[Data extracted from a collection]
*** Block opens ***
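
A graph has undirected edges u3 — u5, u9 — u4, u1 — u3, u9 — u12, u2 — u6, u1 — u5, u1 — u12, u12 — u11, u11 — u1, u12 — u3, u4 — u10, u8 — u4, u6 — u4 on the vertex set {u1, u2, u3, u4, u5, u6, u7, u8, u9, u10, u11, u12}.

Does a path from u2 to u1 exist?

Yes

Explore from u2.
Distance 1: reach u6.
Distance 2: reach u4.
Distance 3: reach u8, u9, u10.
Distance 4: reach u12.
Distance 5: reach u1, u3, u11.
Found u1.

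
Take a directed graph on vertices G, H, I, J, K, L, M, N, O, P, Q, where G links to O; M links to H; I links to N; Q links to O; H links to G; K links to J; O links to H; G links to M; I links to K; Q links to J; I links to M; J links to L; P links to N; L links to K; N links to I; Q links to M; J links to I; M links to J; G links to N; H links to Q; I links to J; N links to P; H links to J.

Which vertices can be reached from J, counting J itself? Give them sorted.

G, H, I, J, K, L, M, N, O, P, Q

Start at J.
Its neighbours: I, L.
Then their neighbours: K, M, N.
Then next layer: H, P.
Then next layer: G, Q.
Then next layer: O.
Every vertex is now reached.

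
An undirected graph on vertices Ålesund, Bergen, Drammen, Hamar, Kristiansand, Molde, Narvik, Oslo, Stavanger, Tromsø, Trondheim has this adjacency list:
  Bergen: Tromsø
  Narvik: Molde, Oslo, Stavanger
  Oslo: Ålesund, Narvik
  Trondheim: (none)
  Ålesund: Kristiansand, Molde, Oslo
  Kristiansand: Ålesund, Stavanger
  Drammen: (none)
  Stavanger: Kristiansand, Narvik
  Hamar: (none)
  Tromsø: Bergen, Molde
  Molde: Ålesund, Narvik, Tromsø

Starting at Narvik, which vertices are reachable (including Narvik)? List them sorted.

Ålesund, Bergen, Kristiansand, Molde, Narvik, Oslo, Stavanger, Tromsø

Start at Narvik.
Its neighbours: Molde, Oslo, Stavanger.
Then their neighbours: Ålesund, Kristiansand, Tromsø.
Then next layer: Bergen.
Nothing further is reachable.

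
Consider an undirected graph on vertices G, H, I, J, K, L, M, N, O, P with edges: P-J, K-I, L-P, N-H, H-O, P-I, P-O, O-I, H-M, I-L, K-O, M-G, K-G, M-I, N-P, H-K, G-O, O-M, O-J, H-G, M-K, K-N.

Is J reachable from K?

Yes

Explore from K.
Distance 1: reach G, H, I, M, N, O.
Distance 2: reach J, L, P.
Found J.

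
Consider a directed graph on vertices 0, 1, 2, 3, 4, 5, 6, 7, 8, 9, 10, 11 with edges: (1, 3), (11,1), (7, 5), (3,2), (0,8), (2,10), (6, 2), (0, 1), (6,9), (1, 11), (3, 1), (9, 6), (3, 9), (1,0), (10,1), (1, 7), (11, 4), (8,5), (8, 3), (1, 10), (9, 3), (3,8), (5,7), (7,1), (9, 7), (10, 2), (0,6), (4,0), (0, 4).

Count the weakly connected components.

From 0: component {0, 1, 2, 3, 4, 5, 6, 7, 8, 9, 10, 11}.
That's 1 component.

1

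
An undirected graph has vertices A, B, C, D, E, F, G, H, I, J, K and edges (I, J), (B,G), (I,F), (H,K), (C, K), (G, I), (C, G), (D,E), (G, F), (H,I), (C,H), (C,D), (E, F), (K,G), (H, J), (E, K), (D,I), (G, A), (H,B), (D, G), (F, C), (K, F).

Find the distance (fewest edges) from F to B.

2

Distance 0: F.
Distance 1: C, E, G, I, K.
Distance 2: A, B, D, H, J — contains B.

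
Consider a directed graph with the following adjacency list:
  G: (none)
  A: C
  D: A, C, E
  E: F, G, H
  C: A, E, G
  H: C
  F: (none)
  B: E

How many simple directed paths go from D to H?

D→A→C→E→H
D→C→E→H
D→E→H

3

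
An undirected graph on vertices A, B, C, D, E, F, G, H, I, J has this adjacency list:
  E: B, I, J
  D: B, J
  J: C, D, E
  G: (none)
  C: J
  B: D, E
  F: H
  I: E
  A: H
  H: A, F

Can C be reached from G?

G has no edges, so nothing is reachable from it.

No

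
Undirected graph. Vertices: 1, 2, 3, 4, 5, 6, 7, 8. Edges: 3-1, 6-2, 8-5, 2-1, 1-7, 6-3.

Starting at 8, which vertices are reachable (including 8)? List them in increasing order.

5, 8

Start at 8.
Its neighbours: 5.
Nothing further is reachable.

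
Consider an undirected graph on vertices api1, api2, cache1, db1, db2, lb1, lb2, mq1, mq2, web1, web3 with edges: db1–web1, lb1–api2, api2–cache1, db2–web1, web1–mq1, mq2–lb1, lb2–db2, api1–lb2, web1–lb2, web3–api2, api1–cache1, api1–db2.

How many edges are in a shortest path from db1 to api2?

5

Distance 0: db1.
Distance 1: web1.
Distance 2: db2, lb2, mq1.
Distance 3: api1.
Distance 4: cache1.
Distance 5: api2 — contains api2.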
*** Block closes ***
**What is being asked:** Return the data above in full, keeping each line exactly as it stands.

**Task solution:**
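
A graph has undirected edges u3 — u5, u9 — u4, u1 — u3, u9 — u12, u2 — u6, u1 — u5, u1 — u12, u12 — u11, u11 — u1, u12 — u3, u4 — u10, u8 — u4, u6 — u4 on the vertex set {u1, u2, u3, u4, u5, u6, u7, u8, u9, u10, u11, u12}.

Does a path from u2 to u1 exist?

Yes

Explore from u2.
Distance 1: reach u6.
Distance 2: reach u4.
Distance 3: reach u8, u9, u10.
Distance 4: reach u12.
Distance 5: reach u1, u3, u11.
Found u1.

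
Take a directed graph on vertices G, H, I, J, K, L, M, N, O, P, Q, where G links to O; M links to H; I links to N; Q links to O; H links to G; K links to J; O links to H; G links to M; I links to K; Q links to J; I links to M; J links to L; P links to N; L links to K; N links to I; Q links to M; J links to I; M links to J; G links to N; H links to Q; I links to J; N links to P; H links to J.

Which vertices can be reached from J, counting J itself? Give them sorted.

G, H, I, J, K, L, M, N, O, P, Q

Start at J.
Its neighbours: I, L.
Then their neighbours: K, M, N.
Then next layer: H, P.
Then next layer: G, Q.
Then next layer: O.
Every vertex is now reached.

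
An undirected graph on vertices Ålesund, Bergen, Drammen, Hamar, Kristiansand, Molde, Narvik, Oslo, Stavanger, Tromsø, Trondheim has this adjacency list:
  Bergen: Tromsø
  Narvik: Molde, Oslo, Stavanger
  Oslo: Ålesund, Narvik
  Trondheim: (none)
  Ålesund: Kristiansand, Molde, Oslo
  Kristiansand: Ålesund, Stavanger
  Drammen: (none)
  Stavanger: Kristiansand, Narvik
  Hamar: (none)
  Tromsø: Bergen, Molde
  Molde: Ålesund, Narvik, Tromsø

Starting at Narvik, which vertices are reachable (including Narvik)? List them sorted.

Ålesund, Bergen, Kristiansand, Molde, Narvik, Oslo, Stavanger, Tromsø

Start at Narvik.
Its neighbours: Molde, Oslo, Stavanger.
Then their neighbours: Ålesund, Kristiansand, Tromsø.
Then next layer: Bergen.
Nothing further is reachable.

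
Consider an undirected graph on vertices G, H, I, J, K, L, M, N, O, P with edges: P-J, K-I, L-P, N-H, H-O, P-I, P-O, O-I, H-M, I-L, K-O, M-G, K-G, M-I, N-P, H-K, G-O, O-M, O-J, H-G, M-K, K-N.

Is J reachable from K?

Yes

Explore from K.
Distance 1: reach G, H, I, M, N, O.
Distance 2: reach J, L, P.
Found J.

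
Consider a directed graph on vertices 0, 1, 2, 3, 4, 5, 6, 7, 8, 9, 10, 11 with edges: (1, 3), (11,1), (7, 5), (3,2), (0,8), (2,10), (6, 2), (0, 1), (6,9), (1, 11), (3, 1), (9, 6), (3, 9), (1,0), (10,1), (1, 7), (11, 4), (8,5), (8, 3), (1, 10), (9, 3), (3,8), (5,7), (7,1), (9, 7), (10, 2), (0,6), (4,0), (0, 4).

Count the weakly connected components.

From 0: component {0, 1, 2, 3, 4, 5, 6, 7, 8, 9, 10, 11}.
That's 1 component.

1

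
An undirected graph has vertices A, B, C, D, E, F, G, H, I, J, K and edges (I, J), (B,G), (I,F), (H,K), (C, K), (G, I), (C, G), (D,E), (G, F), (H,I), (C,H), (C,D), (E, F), (K,G), (H, J), (E, K), (D,I), (G, A), (H,B), (D, G), (F, C), (K, F).

Find the distance (fewest edges) from F to B.

2

Distance 0: F.
Distance 1: C, E, G, I, K.
Distance 2: A, B, D, H, J — contains B.

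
Consider a directed graph with the following adjacency list:
  G: (none)
  A: C
  D: A, C, E
  E: F, G, H
  C: A, E, G
  H: C
  F: (none)
  B: E

How many simple directed paths go from D to H?

D→A→C→E→H
D→C→E→H
D→E→H

3

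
An undirected graph on vertices A, B, C, D, E, F, G, H, I, J has this adjacency list:
  E: B, I, J
  D: B, J
  J: C, D, E
  G: (none)
  C: J
  B: D, E
  F: H
  I: E
  A: H
  H: A, F

Can C be reached from G?

G has no edges, so nothing is reachable from it.

No

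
Undirected graph. Vertices: 1, 2, 3, 4, 5, 6, 7, 8. Edges: 3-1, 6-2, 8-5, 2-1, 1-7, 6-3.

Starting at 8, which vertices are reachable (including 8)? List them in increasing order.

5, 8

Start at 8.
Its neighbours: 5.
Nothing further is reachable.

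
Consider an undirected graph on vertices api1, api2, cache1, db1, db2, lb1, lb2, mq1, mq2, web1, web3 with edges: db1–web1, lb1–api2, api2–cache1, db2–web1, web1–mq1, mq2–lb1, lb2–db2, api1–lb2, web1–lb2, web3–api2, api1–cache1, api1–db2.

How many edges are in a shortest path from db1 to api2?

5

Distance 0: db1.
Distance 1: web1.
Distance 2: db2, lb2, mq1.
Distance 3: api1.
Distance 4: cache1.
Distance 5: api2 — contains api2.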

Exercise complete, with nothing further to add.